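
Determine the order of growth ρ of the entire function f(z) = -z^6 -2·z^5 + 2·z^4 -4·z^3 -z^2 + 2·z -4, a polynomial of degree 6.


|f(z)| ≤ Σ|c_k|·r^k = O(r^6) as r → ∞. Polynomial growth is O(e^{r^ε}) for every ε > 0 (since r^6/e^{r^ε} → 0), so ρ ≤ ε for all ε > 0, i.e. ρ = 0. Every nonconstant polynomial has order 0.
Therefore ρ = 0.

Order ρ = 0.


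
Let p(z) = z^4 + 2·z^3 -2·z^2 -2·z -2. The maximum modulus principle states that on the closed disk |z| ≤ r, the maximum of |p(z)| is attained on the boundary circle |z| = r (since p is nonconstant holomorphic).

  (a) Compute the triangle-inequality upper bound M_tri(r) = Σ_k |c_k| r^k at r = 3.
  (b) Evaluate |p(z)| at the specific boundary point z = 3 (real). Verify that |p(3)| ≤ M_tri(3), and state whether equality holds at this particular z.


Coefficients: c_0 = -2, c_1 = -2, c_2 = -2, c_3 = 2, c_4 = 1. Radius r = 3.
Part (a). Triangle bound: M_tri(r) = Σ_k |c_k| r^k
  = |-2|·3^0 + |-2|·3^1 + |-2|·3^2 + |2|·3^3 + |1|·3^4
  = 2 + 6 + 18 + 54 + 81 = 161.
This bounds M(r) := max_{|z|=r} |p(z)| from above; equality holds iff all terms c_k z^k can be made to align in phase at a single z on |z|=r.
Part (b). At z = 3 (real, on the circle |z| = r):
  p(3) = (-2)·3^0 + (-2)·3^1 + (-2)·3^2 + (2)·3^3 + (1)·3^4 = 109.
  |p(3)| = 109.
Check: |p(3)| = 109 ≤ 161 = M_tri(3). ✓ Equality does not hold at z = 3 (the coefficients have mixed signs, so the terms do not all align in phase there).

M_tri(3) = 161; |p(3)| = 109; equality at z=3: no.


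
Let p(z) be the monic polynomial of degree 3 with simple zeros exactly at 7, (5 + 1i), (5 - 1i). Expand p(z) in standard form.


The polynomial is p(z) = ∏_{α ∈ S} (z − α), where S = {7, (5 + 1i), (5 - 1i)}.
Expanding the product yields: p(z) = z^3 -17·z^2 + 96·z -182.
Note conjugate pairs combine to real quadratics: (z − (5+1i))(z − (5−1i)) = z² − 10z + 26.
The resulting polynomial has degree 3 and real coefficients as required.

p(z) = z^3 -17·z^2 + 96·z -182.


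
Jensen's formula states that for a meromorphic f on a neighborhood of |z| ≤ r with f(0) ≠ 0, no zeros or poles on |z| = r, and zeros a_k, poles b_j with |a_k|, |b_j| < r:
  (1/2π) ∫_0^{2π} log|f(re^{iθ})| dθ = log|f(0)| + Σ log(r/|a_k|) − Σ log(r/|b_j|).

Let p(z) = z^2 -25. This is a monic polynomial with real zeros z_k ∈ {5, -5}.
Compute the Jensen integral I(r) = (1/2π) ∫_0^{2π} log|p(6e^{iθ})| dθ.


Zeros: -5, 5; r = 6.
Inside |z| < r: -5, 5. Outside (|z| ≥ r): ∅.
p(0) = -25, so log|p(0)| = log(25) = 3.2189.
Apply Jensen: I(r) = log|p(0)| + Σ_k log(r/|z_k|), summed over zeros inside |z| < r.
  log(r/|z_k|) for z_k = 5: log(6/5) = 0.1823
  log(r/|z_k|) for z_k = -5: log(6/5) = 0.1823
Sum over inside zeros: 0.3646.
I(r) = log|p(0)| + (inside sum) = 3.2189 + 0.3646 = 3.5835.
Closed form (all zeros inside, monic): I(r) = n·log(r) = 2·log(6) = 3.5835. ✓

I(r) ≈ 3.5835.


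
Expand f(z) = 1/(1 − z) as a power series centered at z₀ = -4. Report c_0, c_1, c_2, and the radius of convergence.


Let w = z − z₀, so z = z₀ + w.
Then 1 − z = 1 − (z₀ + w) = (1 − z₀) − w = 5 − w.
f(z) = 1/(5 − w) = (1/(5)) · 1/(1 − w/(5)) = Σ_{n≥0} w^n / (5)^(n+1).
So c_n = 1/(5)^(n+1):
  c_0 = 1/(5)^1 = 1/5.
  c_1 = 1/(5)^2 = 1/25.
  c_2 = 1/(5)^3 = 1/125.
The series is valid for |w/d| < 1, i.e. |z − z₀| < |d|.
Radius of convergence: R = |1 − z₀| = |5| = 5 (distance from z₀ to the singularity z = 1).

c_0 = 1/5, c_1 = 1/25, c_2 = 1/125; R = 5.


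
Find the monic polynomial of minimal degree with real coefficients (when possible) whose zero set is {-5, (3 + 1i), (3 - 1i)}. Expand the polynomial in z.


The polynomial is p(z) = ∏_{α ∈ S} (z − α), where S = {-5, (3 + 1i), (3 - 1i)}.
Expanding the product yields: p(z) = z^3 -z^2 -20·z + 50.
Note conjugate pairs combine to real quadratics: (z − (3+1i))(z − (3−1i)) = z² − 6z + 10.
The resulting polynomial has degree 3 and real coefficients as required.

p(z) = z^3 -z^2 -20·z + 50.


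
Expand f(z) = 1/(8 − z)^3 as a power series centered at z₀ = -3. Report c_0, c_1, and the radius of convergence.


Let w = z − z₀, so z = z₀ + w.
Then 8 − z = 8 − (z₀ + w) = (8 − z₀) − w = 11 − w.
f(z) = 1/(11 − w)^3 = (1/(11)^3) · (1 − w/(11))^{−3}.
By the binomial series (1−u)^{−3} = Σ_{n≥0} C(n+2, 2) u^n for |u|<1, with u = w/(11):
  c_n = C(n+2, 2) / (11)^(n+3).
  c_0 = 1/(11)^3 = 1/1331.
  c_1 = 3/(11)^4 = 3/14641.
The series is valid for |w/d| < 1, i.e. |z − z₀| < |d|.
Radius of convergence: R = |8 − z₀| = |11| = 11 (distance from z₀ to the singularity z = 8).

c_0 = 1/1331, c_1 = 3/14641; R = 11.


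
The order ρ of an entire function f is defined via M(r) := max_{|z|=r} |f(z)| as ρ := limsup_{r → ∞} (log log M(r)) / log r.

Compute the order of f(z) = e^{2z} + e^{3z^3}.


Each summand is entire of order 1 and 3 respectively (as in the single-exponential case). The order of a sum is at most the max of the orders, so ρ ≤ 3. For the lower bound: on |z|=r choose arg z so that 3z^3 is real positive; then |e^{3z^3}| = e^{3r^3} while |e^{2z}| ≤ e^{2r^1} = o(e^{3r^3}). So |f| ≥ e^{3r^3}(1 − o(1)) and ρ ≥ 3. Hence ρ = max(1, 3) = 3.
Therefore ρ = 3.

Order ρ = 3.


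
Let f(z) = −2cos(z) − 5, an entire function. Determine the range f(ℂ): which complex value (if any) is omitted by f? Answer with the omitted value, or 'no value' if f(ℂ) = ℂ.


Little Picard bounds the complement of f(ℂ) to at most one point.
cos is entire and surjective onto ℂ: for every w ∈ ℂ, cos(ζ) = w has a solution ζ ∈ ℂ (e.g., via the complex inverse arccos). With ζ = z this gives z = ζ/(1). Then -2·cos(z) takes every value in -2·ℂ = ℂ, and adding -5 is a bijection of ℂ. So f is surjective and omits no value. (Note: only on the real line is cos bounded by [−1, 1].)

Omitted value: no value.


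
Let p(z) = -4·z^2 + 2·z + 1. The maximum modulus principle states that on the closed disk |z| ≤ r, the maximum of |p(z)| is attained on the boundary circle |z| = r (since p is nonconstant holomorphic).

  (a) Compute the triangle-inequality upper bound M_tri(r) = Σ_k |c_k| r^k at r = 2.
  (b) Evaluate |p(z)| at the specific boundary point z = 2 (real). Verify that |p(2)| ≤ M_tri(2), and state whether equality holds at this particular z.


Coefficients: c_0 = 1, c_1 = 2, c_2 = -4. Radius r = 2.
Part (a). Triangle bound: M_tri(r) = Σ_k |c_k| r^k
  = |1|·2^0 + |2|·2^1 + |-4|·2^2
  = 1 + 4 + 16 = 21.
This bounds M(r) := max_{|z|=r} |p(z)| from above; equality holds iff all terms c_k z^k can be made to align in phase at a single z on |z|=r.
Part (b). At z = 2 (real, on the circle |z| = r):
  p(2) = (1)·2^0 + (2)·2^1 + (-4)·2^2 = -11.
  |p(2)| = 11.
Check: |p(2)| = 11 ≤ 21 = M_tri(2). ✓ Equality does not hold at z = 2 (the coefficients have mixed signs, so the terms do not all align in phase there).

M_tri(2) = 21; |p(2)| = 11; equality at z=2: no.


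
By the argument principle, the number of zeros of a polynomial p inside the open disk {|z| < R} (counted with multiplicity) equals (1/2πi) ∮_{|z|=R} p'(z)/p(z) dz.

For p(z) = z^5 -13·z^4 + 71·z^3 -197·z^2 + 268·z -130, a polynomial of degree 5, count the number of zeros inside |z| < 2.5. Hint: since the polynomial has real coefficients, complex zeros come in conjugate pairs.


The zeros of p are: (3 + 2i), (3 - 2i), (3 + 1i), (3 - 1i), 1.
Their magnitudes are: 3.606, 3.606, 3.162, 3.162, 1.
Zeros with |z| < R = 2.5: 1.
Count = 1.
By the argument principle, (1/2πi) ∮_{|z|=R} p'(z)/p(z) dz equals exactly this count.

Number of zeros inside |z| < 2.5: 1.


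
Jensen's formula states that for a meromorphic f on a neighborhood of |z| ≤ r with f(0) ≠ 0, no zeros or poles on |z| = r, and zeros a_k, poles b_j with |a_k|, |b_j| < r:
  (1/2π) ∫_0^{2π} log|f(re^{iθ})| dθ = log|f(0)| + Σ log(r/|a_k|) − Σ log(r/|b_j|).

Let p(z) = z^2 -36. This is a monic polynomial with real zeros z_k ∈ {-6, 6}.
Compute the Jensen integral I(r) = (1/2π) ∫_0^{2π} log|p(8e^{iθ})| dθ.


Zeros: -6, 6; r = 8.
Inside |z| < r: -6, 6. Outside (|z| ≥ r): ∅.
p(0) = -36, so log|p(0)| = log(36) = 3.5835.
Apply Jensen: I(r) = log|p(0)| + Σ_k log(r/|z_k|), summed over zeros inside |z| < r.
  log(r/|z_k|) for z_k = -6: log(8/6) = 0.2877
  log(r/|z_k|) for z_k = 6: log(8/6) = 0.2877
Sum over inside zeros: 0.5754.
I(r) = log|p(0)| + (inside sum) = 3.5835 + 0.5754 = 4.1589.
Closed form (all zeros inside, monic): I(r) = n·log(r) = 2·log(8) = 4.1589. ✓

I(r) ≈ 4.1589.


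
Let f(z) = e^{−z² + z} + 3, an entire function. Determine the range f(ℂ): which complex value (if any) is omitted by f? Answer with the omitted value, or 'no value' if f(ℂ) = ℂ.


Little Picard bounds the complement of f(ℂ) to at most one point.
The exponent g(z) = −z² + z is a nonconstant polynomial, hence surjective onto ℂ. So e^{g(z)} takes every value in {e^w : w ∈ ℂ} = ℂ ∖ {0}. Adding 3 shifts the range to ℂ ∖ {3}. f omits exactly 3.

Omitted value: 3.


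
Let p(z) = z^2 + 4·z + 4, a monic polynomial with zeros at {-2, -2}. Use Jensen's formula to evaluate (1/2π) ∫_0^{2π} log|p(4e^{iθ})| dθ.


Zeros: -2, -2; r = 4.
Inside |z| < r: -2, -2. Outside (|z| ≥ r): ∅.
p(0) = 4, so log|p(0)| = log(4) = 1.3863.
Apply Jensen: I(r) = log|p(0)| + Σ_k log(r/|z_k|), summed over zeros inside |z| < r.
  log(r/|z_k|) for z_k = -2: log(4/2) = 0.6931
  log(r/|z_k|) for z_k = -2: log(4/2) = 0.6931
Sum over inside zeros: 1.3863.
I(r) = log|p(0)| + (inside sum) = 1.3863 + 1.3863 = 2.7726.
Closed form (all zeros inside, monic): I(r) = n·log(r) = 2·log(4) = 2.7726. ✓

I(r) ≈ 2.7726.


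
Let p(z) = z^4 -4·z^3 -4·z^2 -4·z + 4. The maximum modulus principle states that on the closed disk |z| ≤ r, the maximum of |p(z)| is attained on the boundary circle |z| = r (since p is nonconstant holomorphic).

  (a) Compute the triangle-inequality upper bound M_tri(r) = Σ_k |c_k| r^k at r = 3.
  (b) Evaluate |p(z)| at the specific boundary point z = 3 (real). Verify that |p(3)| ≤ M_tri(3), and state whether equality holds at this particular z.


Coefficients: c_0 = 4, c_1 = -4, c_2 = -4, c_3 = -4, c_4 = 1. Radius r = 3.
Part (a). Triangle bound: M_tri(r) = Σ_k |c_k| r^k
  = |4|·3^0 + |-4|·3^1 + |-4|·3^2 + |-4|·3^3 + |1|·3^4
  = 4 + 12 + 36 + 108 + 81 = 241.
This bounds M(r) := max_{|z|=r} |p(z)| from above; equality holds iff all terms c_k z^k can be made to align in phase at a single z on |z|=r.
Part (b). At z = 3 (real, on the circle |z| = r):
  p(3) = (4)·3^0 + (-4)·3^1 + (-4)·3^2 + (-4)·3^3 + (1)·3^4 = -71.
  |p(3)| = 71.
Check: |p(3)| = 71 ≤ 241 = M_tri(3). ✓ Equality does not hold at z = 3 (the coefficients have mixed signs, so the terms do not all align in phase there).

M_tri(3) = 241; |p(3)| = 71; equality at z=3: no.


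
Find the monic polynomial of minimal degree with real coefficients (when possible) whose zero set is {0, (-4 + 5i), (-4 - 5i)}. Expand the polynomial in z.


The polynomial is p(z) = ∏_{α ∈ S} (z − α), where S = {0, (-4 + 5i), (-4 - 5i)}.
Expanding the product yields: p(z) = z^3 + 8·z^2 + 41·z.
Note conjugate pairs combine to real quadratics: (z − (-4+5i))(z − (-4−5i)) = z² + 8z + 41.
The resulting polynomial has degree 3 and real coefficients as required.

p(z) = z^3 + 8·z^2 + 41·z.


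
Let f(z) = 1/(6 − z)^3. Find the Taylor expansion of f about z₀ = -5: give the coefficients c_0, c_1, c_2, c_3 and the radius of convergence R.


Let w = z − z₀, so z = z₀ + w.
Then 6 − z = 6 − (z₀ + w) = (6 − z₀) − w = 11 − w.
f(z) = 1/(11 − w)^3 = (1/(11)^3) · (1 − w/(11))^{−3}.
By the binomial series (1−u)^{−3} = Σ_{n≥0} C(n+2, 2) u^n for |u|<1, with u = w/(11):
  c_n = C(n+2, 2) / (11)^(n+3).
  c_0 = 1/(11)^3 = 1/1331.
  c_1 = 3/(11)^4 = 3/14641.
  c_2 = 6/(11)^5 = 6/161051.
  c_3 = 10/(11)^6 = 10/1771561.
The series is valid for |w/d| < 1, i.e. |z − z₀| < |d|.
Radius of convergence: R = |6 − z₀| = |11| = 11 (distance from z₀ to the singularity z = 6).

c_0 = 1/1331, c_1 = 3/14641, c_2 = 6/161051, c_3 = 10/1771561; R = 11.


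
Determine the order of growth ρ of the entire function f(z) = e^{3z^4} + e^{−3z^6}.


Each summand is entire of order 4 and 6 respectively (as in the single-exponential case). The order of a sum is at most the max of the orders, so ρ ≤ 6. For the lower bound: on |z|=r choose arg z so that -3z^6 is real positive; then |e^{-3z^6}| = e^{3r^6} while |e^{3z^4}| ≤ e^{3r^4} = o(e^{3r^6}). So |f| ≥ e^{3r^6}(1 − o(1)) and ρ ≥ 6. Hence ρ = max(4, 6) = 6.
Therefore ρ = 6.

Order ρ = 6.


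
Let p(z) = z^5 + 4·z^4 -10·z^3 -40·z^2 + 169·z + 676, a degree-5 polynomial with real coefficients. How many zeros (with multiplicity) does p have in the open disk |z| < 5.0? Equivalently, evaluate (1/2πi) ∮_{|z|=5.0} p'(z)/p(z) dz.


The zeros of p are: -4, (-3 + 2i), (-3 - 2i), (3 + 2i), (3 - 2i).
Their magnitudes are: 4, 3.606, 3.606, 3.606, 3.606.
Zeros with |z| < R = 5.0: -4, (-3 + 2i), (-3 - 2i), (3 + 2i), (3 - 2i).
Count = 5.
By the argument principle, (1/2πi) ∮_{|z|=R} p'(z)/p(z) dz equals exactly this count.

Number of zeros inside |z| < 5.0: 5.


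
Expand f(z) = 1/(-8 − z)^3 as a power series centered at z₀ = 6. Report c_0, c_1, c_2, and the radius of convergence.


Let w = z − z₀, so z = z₀ + w.
Then -8 − z = -8 − (z₀ + w) = (-8 − z₀) − w = -14 − w.
f(z) = 1/(-14 − w)^3 = (1/(-14)^3) · (1 − w/(-14))^{−3}.
By the binomial series (1−u)^{−3} = Σ_{n≥0} C(n+2, 2) u^n for |u|<1, with u = w/(-14):
  c_n = C(n+2, 2) / (-14)^(n+3).
  c_0 = 1/(-14)^3 = -1/2744.
  c_1 = 3/(-14)^4 = 3/38416.
  c_2 = 6/(-14)^5 = -3/268912.
The series is valid for |w/d| < 1, i.e. |z − z₀| < |d|.
Radius of convergence: R = |-8 − z₀| = |-14| = 14 (distance from z₀ to the singularity z = -8).

c_0 = -1/2744, c_1 = 3/38416, c_2 = -3/268912; R = 14.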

= TASK REQUIREMENTS =
What lines above contain the word "maximum"? Please copy each one.

= ANSWER FOR THE TASK =
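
Let p(z) = z^4 + 2·z^3 -2·z^2 -2·z -2. The maximum modulus principle states that on the closed disk |z| ≤ r, the maximum of |p(z)| is attained on the boundary circle |z| = r (since p is nonconstant holomorphic).
Let p(z) = -4·z^2 + 2·z + 1. The maximum modulus principle states that on the closed disk |z| ≤ r, the maximum of |p(z)| is attained on the boundary circle |z| = r (since p is nonconstant holomorphic).
Let p(z) = z^4 -4·z^3 -4·z^2 -4·z + 4. The maximum modulus principle states that on the closed disk |z| ≤ r, the maximum of |p(z)| is attained on the boundary circle |z| = r (since p is nonconstant holomorphic).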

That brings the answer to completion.